» **Exercise description**: What is needed is an exact copy of all the records below.

(Data supplied begins)

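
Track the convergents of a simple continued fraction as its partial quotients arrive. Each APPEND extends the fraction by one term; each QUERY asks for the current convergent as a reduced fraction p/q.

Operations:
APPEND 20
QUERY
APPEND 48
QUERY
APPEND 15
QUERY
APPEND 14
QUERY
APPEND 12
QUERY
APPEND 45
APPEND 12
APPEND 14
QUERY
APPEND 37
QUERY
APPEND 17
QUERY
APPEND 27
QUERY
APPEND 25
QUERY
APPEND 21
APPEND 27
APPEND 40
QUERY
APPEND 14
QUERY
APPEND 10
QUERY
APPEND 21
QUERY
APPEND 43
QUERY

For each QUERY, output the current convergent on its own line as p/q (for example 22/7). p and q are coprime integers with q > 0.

APPEND 20: p_0 = 20·1 + 0 = 20, q_0 = 20·0 + 1 = 1 → 20/1
APPEND 48: p_1 = 48·20 + 1 = 961, q_1 = 48·1 + 0 = 48 → 961/48
APPEND 15: p_2 = 15·961 + 20 = 14435, q_2 = 15·48 + 1 = 721 → 14435/721
APPEND 14: p_3 = 14·14435 + 961 = 203051, q_3 = 14·721 + 48 = 10142 → 203051/10142
APPEND 12: p_4 = 12·203051 + 14435 = 2451047, q_4 = 12·10142 + 721 = 122425 → 2451047/122425
APPEND 45: p_5 = 45·2451047 + 203051 = 110500166, q_5 = 45·122425 + 10142 = 5519267 → 110500166/5519267
APPEND 12: p_6 = 12·110500166 + 2451047 = 1328453039, q_6 = 12·5519267 + 122425 = 66353629 → 1328453039/66353629
APPEND 14: p_7 = 14·1328453039 + 110500166 = 18708842712, q_7 = 14·66353629 + 5519267 = 934470073 → 18708842712/934470073
APPEND 37: p_8 = 37·18708842712 + 1328453039 = 693555633383, q_8 = 37·934470073 + 66353629 = 34641746330 → 693555633383/34641746330
APPEND 17: p_9 = 17·693555633383 + 18708842712 = 11809154610223, q_9 = 17·34641746330 + 934470073 = 589844157683 → 11809154610223/589844157683
APPEND 27: p_10 = 27·11809154610223 + 693555633383 = 319540730109404, q_10 = 27·589844157683 + 34641746330 = 15960434003771 → 319540730109404/15960434003771
APPEND 25: p_11 = 25·319540730109404 + 11809154610223 = 8000327407345323, q_11 = 25·15960434003771 + 589844157683 = 399600694251958 → 8000327407345323/399600694251958
APPEND 21: p_12 = 21·8000327407345323 + 319540730109404 = 168326416284361187, q_12 = 21·399600694251958 + 15960434003771 = 8407575013294889 → 168326416284361187/8407575013294889
APPEND 27: p_13 = 27·168326416284361187 + 8000327407345323 = 4552813567085097372, q_13 = 27·8407575013294889 + 399600694251958 = 227404126053213961 → 4552813567085097372/227404126053213961
APPEND 40: p_14 = 40·4552813567085097372 + 168326416284361187 = 182280869099688256067, q_14 = 40·227404126053213961 + 8407575013294889 = 9104572617141853329 → 182280869099688256067/9104572617141853329
APPEND 14: p_15 = 14·182280869099688256067 + 4552813567085097372 = 2556484980962720682310, q_15 = 14·9104572617141853329 + 227404126053213961 = 127691420766039160567 → 2556484980962720682310/127691420766039160567
APPEND 10: p_16 = 10·2556484980962720682310 + 182280869099688256067 = 25747130678726895079167, q_16 = 10·127691420766039160567 + 9104572617141853329 = 1286018780277533458999 → 25747130678726895079167/1286018780277533458999
APPEND 21: p_17 = 21·25747130678726895079167 + 2556484980962720682310 = 543246229234227517344817, q_17 = 21·1286018780277533458999 + 127691420766039160567 = 27134085806594241799546 → 543246229234227517344817/27134085806594241799546
APPEND 43: p_18 = 43·543246229234227517344817 + 25747130678726895079167 = 23385334987750510140906298, q_18 = 43·27134085806594241799546 + 1286018780277533458999 = 1168051708463829930839477 → 23385334987750510140906298/1168051708463829930839477

20/1
961/48
14435/721
203051/10142
2451047/122425
18708842712/934470073
693555633383/34641746330
11809154610223/589844157683
319540730109404/15960434003771
8000327407345323/399600694251958
182280869099688256067/9104572617141853329
2556484980962720682310/127691420766039160567
25747130678726895079167/1286018780277533458999
543246229234227517344817/27134085806594241799546
23385334987750510140906298/1168051708463829930839477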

(Data supplied ends)

» **Solution below**:
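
Track the convergents of a simple continued fraction as its partial quotients arrive. Each APPEND extends the fraction by one term; each QUERY asks for the current convergent as a reduced fraction p/q.

Operations:
APPEND 20
QUERY
APPEND 48
QUERY
APPEND 15
QUERY
APPEND 14
QUERY
APPEND 12
QUERY
APPEND 45
APPEND 12
APPEND 14
QUERY
APPEND 37
QUERY
APPEND 17
QUERY
APPEND 27
QUERY
APPEND 25
QUERY
APPEND 21
APPEND 27
APPEND 40
QUERY
APPEND 14
QUERY
APPEND 10
QUERY
APPEND 21
QUERY
APPEND 43
QUERY

For each QUERY, output the current convergent on its own line as p/q (for example 22/7). p and q are coprime integers with q > 0.

APPEND 20: p_0 = 20·1 + 0 = 20, q_0 = 20·0 + 1 = 1 → 20/1
APPEND 48: p_1 = 48·20 + 1 = 961, q_1 = 48·1 + 0 = 48 → 961/48
APPEND 15: p_2 = 15·961 + 20 = 14435, q_2 = 15·48 + 1 = 721 → 14435/721
APPEND 14: p_3 = 14·14435 + 961 = 203051, q_3 = 14·721 + 48 = 10142 → 203051/10142
APPEND 12: p_4 = 12·203051 + 14435 = 2451047, q_4 = 12·10142 + 721 = 122425 → 2451047/122425
APPEND 45: p_5 = 45·2451047 + 203051 = 110500166, q_5 = 45·122425 + 10142 = 5519267 → 110500166/5519267
APPEND 12: p_6 = 12·110500166 + 2451047 = 1328453039, q_6 = 12·5519267 + 122425 = 66353629 → 1328453039/66353629
APPEND 14: p_7 = 14·1328453039 + 110500166 = 18708842712, q_7 = 14·66353629 + 5519267 = 934470073 → 18708842712/934470073
APPEND 37: p_8 = 37·18708842712 + 1328453039 = 693555633383, q_8 = 37·934470073 + 66353629 = 34641746330 → 693555633383/34641746330
APPEND 17: p_9 = 17·693555633383 + 18708842712 = 11809154610223, q_9 = 17·34641746330 + 934470073 = 589844157683 → 11809154610223/589844157683
APPEND 27: p_10 = 27·11809154610223 + 693555633383 = 319540730109404, q_10 = 27·589844157683 + 34641746330 = 15960434003771 → 319540730109404/15960434003771
APPEND 25: p_11 = 25·319540730109404 + 11809154610223 = 8000327407345323, q_11 = 25·15960434003771 + 589844157683 = 399600694251958 → 8000327407345323/399600694251958
APPEND 21: p_12 = 21·8000327407345323 + 319540730109404 = 168326416284361187, q_12 = 21·399600694251958 + 15960434003771 = 8407575013294889 → 168326416284361187/8407575013294889
APPEND 27: p_13 = 27·168326416284361187 + 8000327407345323 = 4552813567085097372, q_13 = 27·8407575013294889 + 399600694251958 = 227404126053213961 → 4552813567085097372/227404126053213961
APPEND 40: p_14 = 40·4552813567085097372 + 168326416284361187 = 182280869099688256067, q_14 = 40·227404126053213961 + 8407575013294889 = 9104572617141853329 → 182280869099688256067/9104572617141853329
APPEND 14: p_15 = 14·182280869099688256067 + 4552813567085097372 = 2556484980962720682310, q_15 = 14·9104572617141853329 + 227404126053213961 = 127691420766039160567 → 2556484980962720682310/127691420766039160567
APPEND 10: p_16 = 10·2556484980962720682310 + 182280869099688256067 = 25747130678726895079167, q_16 = 10·127691420766039160567 + 9104572617141853329 = 1286018780277533458999 → 25747130678726895079167/1286018780277533458999
APPEND 21: p_17 = 21·25747130678726895079167 + 2556484980962720682310 = 543246229234227517344817, q_17 = 21·1286018780277533458999 + 127691420766039160567 = 27134085806594241799546 → 543246229234227517344817/27134085806594241799546
APPEND 43: p_18 = 43·543246229234227517344817 + 25747130678726895079167 = 23385334987750510140906298, q_18 = 43·27134085806594241799546 + 1286018780277533458999 = 1168051708463829930839477 → 23385334987750510140906298/1168051708463829930839477

20/1
961/48
14435/721
203051/10142
2451047/122425
18708842712/934470073
693555633383/34641746330
11809154610223/589844157683
319540730109404/15960434003771
8000327407345323/399600694251958
182280869099688256067/9104572617141853329
2556484980962720682310/127691420766039160567
25747130678726895079167/1286018780277533458999
543246229234227517344817/27134085806594241799546
23385334987750510140906298/1168051708463829930839477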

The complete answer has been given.